[Task prompt] Repeat every line below exactly as it reads.

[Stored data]
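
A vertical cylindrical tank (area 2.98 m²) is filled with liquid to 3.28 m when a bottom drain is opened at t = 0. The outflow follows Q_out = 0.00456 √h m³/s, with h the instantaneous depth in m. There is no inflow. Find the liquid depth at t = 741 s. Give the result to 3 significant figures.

A dh/dt = −Q_out = −0.00456 √h.
∫ h^(−1/2) dh = −(0.00456/A) ∫ dt, giving 2√h = 2√h₀ − (0.00456/A) t.
√h = √3.28 − 0.00456·741/(2·2.98) = 1.8111 − 0.56694 = 1.2441.
h = 1.2441² = 1.5479 m.

1.55 m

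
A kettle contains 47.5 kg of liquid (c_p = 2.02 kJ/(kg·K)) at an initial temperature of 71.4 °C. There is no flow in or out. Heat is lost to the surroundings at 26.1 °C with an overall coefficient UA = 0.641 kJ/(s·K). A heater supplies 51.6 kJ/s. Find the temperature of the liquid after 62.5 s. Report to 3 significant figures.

Lumped-capacitance energy balance: M c_p dT/dt = UA(T_amb − T) + Q̇.
dT/dt = (T_ss − T)/τ with T_ss = T_amb + Q̇/UA = 26.1 + 51.6/0.641 = 106.60 °C, τ = M c_p/UA = 47.5·2.02/0.641 = 149.69 s.
Integrating: T(t) = T_ss + (T₀ − T_ss) e^(−t/τ).
T(62.5) = 106.60 + (-35.199)·0.65867 = 83.415 °C.

83.4 °C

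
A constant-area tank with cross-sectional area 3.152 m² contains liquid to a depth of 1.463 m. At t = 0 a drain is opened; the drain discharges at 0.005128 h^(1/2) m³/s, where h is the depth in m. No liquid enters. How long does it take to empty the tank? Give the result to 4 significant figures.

1487 s

With no inflow, A dh/dt = −0.005128 √h.
∫ h^(−1/2) dh = −(0.005128/A) ∫ dt, giving 2√h = 2√h₀ − (0.005128/A) t.
Set h = 0: 2√h₀ = (0.005128/A) t_empty ⇒ t_empty = 2A√h₀/0.005128.
t_empty = 2·3.152·√1.463/0.005128 = 6.30400·1.20955/0.005128 = 1486.93 s.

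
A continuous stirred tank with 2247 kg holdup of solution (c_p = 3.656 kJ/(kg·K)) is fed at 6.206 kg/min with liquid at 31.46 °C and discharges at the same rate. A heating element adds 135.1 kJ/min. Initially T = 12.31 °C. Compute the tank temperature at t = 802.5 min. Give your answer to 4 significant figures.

M c_p dT/dt = ṁ c_p (T_in − T) + Q̇.
τ = M/ṁ = 362.069 min; T_ss = T_in + Q̇/(ṁ c_p) = 31.46 + 135.1/(6.206·3.656) = 37.4144 °C.
Solution: T(t) = T_ss + (T₀ − T_ss) e^(−t/τ).
T(802.5) = 37.4144 + (-25.1044)·e^(−802.5/362.069) = 37.4144 + (-25.1044)·0.108998 = 34.6781 °C.

34.68 °C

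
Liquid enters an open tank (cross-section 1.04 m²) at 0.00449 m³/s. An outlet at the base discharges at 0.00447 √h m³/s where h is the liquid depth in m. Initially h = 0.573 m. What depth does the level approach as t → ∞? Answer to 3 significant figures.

1.01 m

Level balance: A dh/dt = 0.00449 − 0.00447 √h. Setting dh/dt = 0:
Q_in = 0.00447 √h_ss ⇒ √h_ss = 0.00449/0.00447 = 1.0045.
h_ss = 1.0045² = 1.0090 m. (Since h₀ = 0.573 m < h_ss, the level will rise toward this value.)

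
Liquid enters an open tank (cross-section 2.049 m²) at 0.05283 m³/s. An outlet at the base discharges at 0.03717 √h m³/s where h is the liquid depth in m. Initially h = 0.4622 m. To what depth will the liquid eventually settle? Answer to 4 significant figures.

2.020 m

Volume balance on the tank: A dh/dt = Q_in − 0.03717 √h. At steady state dh/dt = 0:
Q_in = 0.03717 √h_ss ⇒ √h_ss = 0.05283/0.03717 = 1.42131.
h_ss = 1.42131² = 2.02012 m. (Since h₀ = 0.4622 m < h_ss, the level will rise toward this value.)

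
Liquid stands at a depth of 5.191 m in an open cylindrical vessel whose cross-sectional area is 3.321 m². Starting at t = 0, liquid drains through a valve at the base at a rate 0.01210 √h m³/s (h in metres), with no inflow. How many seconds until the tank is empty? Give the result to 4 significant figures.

A dh/dt = −Q_out = −0.01210 √h.
This is separable: 2 d(√h)/dt = −0.01210/A, so √h = √h₀ − (0.01210/(2A)) t.
Tank is empty when √h = 0: t_empty = 2A√h₀/0.01210.
t_empty = 2·3.321·√5.191/0.01210 = 6.64200·2.27838/0.01210 = 1250.66 s.

1251 s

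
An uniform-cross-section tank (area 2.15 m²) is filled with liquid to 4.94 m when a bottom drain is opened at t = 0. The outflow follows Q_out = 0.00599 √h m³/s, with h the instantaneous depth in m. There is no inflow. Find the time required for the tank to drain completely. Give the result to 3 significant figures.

1600 s

A dh/dt = −Q_out = −0.00599 √h.
Separate and integrate: 2(√h − √h₀) = −(0.00599/A) t.
Tank is empty when √h = 0: t_empty = 2A√h₀/0.00599.
t_empty = 2·2.15·√4.94/0.00599 = 4.3000·2.2226/0.00599 = 1595.5 s.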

[Your solution]
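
A vertical cylindrical tank (area 2.98 m²) is filled with liquid to 3.28 m when a bottom drain is opened at t = 0. The outflow follows Q_out = 0.00456 √h m³/s, with h the instantaneous depth in m. There is no inflow. Find the liquid depth at t = 741 s. Give the result to 3 significant figures.

A dh/dt = −Q_out = −0.00456 √h.
∫ h^(−1/2) dh = −(0.00456/A) ∫ dt, giving 2√h = 2√h₀ − (0.00456/A) t.
√h = √3.28 − 0.00456·741/(2·2.98) = 1.8111 − 0.56694 = 1.2441.
h = 1.2441² = 1.5479 m.

1.55 m

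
A kettle contains 47.5 kg of liquid (c_p = 2.02 kJ/(kg·K)) at an initial temperature of 71.4 °C. There is no flow in or out. Heat is lost to the surroundings at 26.1 °C with an overall coefficient UA = 0.641 kJ/(s·K). A heater supplies 51.6 kJ/s. Find the temperature of the liquid after 62.5 s. Report to 3 significant figures.

Lumped-capacitance energy balance: M c_p dT/dt = UA(T_amb − T) + Q̇.
dT/dt = (T_ss − T)/τ with T_ss = T_amb + Q̇/UA = 26.1 + 51.6/0.641 = 106.60 °C, τ = M c_p/UA = 47.5·2.02/0.641 = 149.69 s.
Integrating: T(t) = T_ss + (T₀ − T_ss) e^(−t/τ).
T(62.5) = 106.60 + (-35.199)·0.65867 = 83.415 °C.

83.4 °C

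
A constant-area tank with cross-sectional area 3.152 m² contains liquid to a depth of 1.463 m. At t = 0 a drain is opened; the drain discharges at 0.005128 h^(1/2) m³/s, where h is the depth in m. No liquid enters. How long does it take to empty the tank? Give the result to 4 significant figures.

1487 s

With no inflow, A dh/dt = −0.005128 √h.
∫ h^(−1/2) dh = −(0.005128/A) ∫ dt, giving 2√h = 2√h₀ − (0.005128/A) t.
Set h = 0: 2√h₀ = (0.005128/A) t_empty ⇒ t_empty = 2A√h₀/0.005128.
t_empty = 2·3.152·√1.463/0.005128 = 6.30400·1.20955/0.005128 = 1486.93 s.

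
A continuous stirred tank with 2247 kg holdup of solution (c_p = 3.656 kJ/(kg·K)) is fed at 6.206 kg/min with liquid at 31.46 °C and discharges at the same rate. A heating element adds 135.1 kJ/min. Initially T = 12.31 °C. Compute the tank temperature at t = 802.5 min. Give your answer to 4 significant figures.

M c_p dT/dt = ṁ c_p (T_in − T) + Q̇.
τ = M/ṁ = 362.069 min; T_ss = T_in + Q̇/(ṁ c_p) = 31.46 + 135.1/(6.206·3.656) = 37.4144 °C.
Solution: T(t) = T_ss + (T₀ − T_ss) e^(−t/τ).
T(802.5) = 37.4144 + (-25.1044)·e^(−802.5/362.069) = 37.4144 + (-25.1044)·0.108998 = 34.6781 °C.

34.68 °C

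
Liquid enters an open tank (cross-section 1.04 m²) at 0.00449 m³/s. An outlet at the base discharges at 0.00447 √h m³/s where h is the liquid depth in m. Initially h = 0.573 m. What depth does the level approach as t → ∞? Answer to 3 significant figures.

1.01 m

Level balance: A dh/dt = 0.00449 − 0.00447 √h. Setting dh/dt = 0:
Q_in = 0.00447 √h_ss ⇒ √h_ss = 0.00449/0.00447 = 1.0045.
h_ss = 1.0045² = 1.0090 m. (Since h₀ = 0.573 m < h_ss, the level will rise toward this value.)

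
Liquid enters an open tank (cross-section 2.049 m²) at 0.05283 m³/s. An outlet at the base discharges at 0.03717 √h m³/s where h is the liquid depth in m. Initially h = 0.4622 m. To what depth will the liquid eventually settle? Answer to 4 significant figures.

2.020 m

Volume balance on the tank: A dh/dt = Q_in − 0.03717 √h. At steady state dh/dt = 0:
Q_in = 0.03717 √h_ss ⇒ √h_ss = 0.05283/0.03717 = 1.42131.
h_ss = 1.42131² = 2.02012 m. (Since h₀ = 0.4622 m < h_ss, the level will rise toward this value.)

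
Liquid stands at a depth of 5.191 m in an open cylindrical vessel whose cross-sectional area is 3.321 m². Starting at t = 0, liquid drains through a valve at the base at a rate 0.01210 √h m³/s (h in metres), with no inflow. How many seconds until the tank is empty? Give the result to 4 significant figures.

A dh/dt = −Q_out = −0.01210 √h.
This is separable: 2 d(√h)/dt = −0.01210/A, so √h = √h₀ − (0.01210/(2A)) t.
Tank is empty when √h = 0: t_empty = 2A√h₀/0.01210.
t_empty = 2·3.321·√5.191/0.01210 = 6.64200·2.27838/0.01210 = 1250.66 s.

1251 s

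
An uniform-cross-section tank (area 2.15 m²) is filled with liquid to 4.94 m when a bottom drain is opened at t = 0. The outflow follows Q_out = 0.00599 √h m³/s, with h the instantaneous depth in m. There is no inflow. Find the time required for the tank to drain completely. Give the result to 3 significant figures.

1600 s

A dh/dt = −Q_out = −0.00599 √h.
Separate and integrate: 2(√h − √h₀) = −(0.00599/A) t.
Tank is empty when √h = 0: t_empty = 2A√h₀/0.00599.
t_empty = 2·2.15·√4.94/0.00599 = 4.3000·2.2226/0.00599 = 1595.5 s.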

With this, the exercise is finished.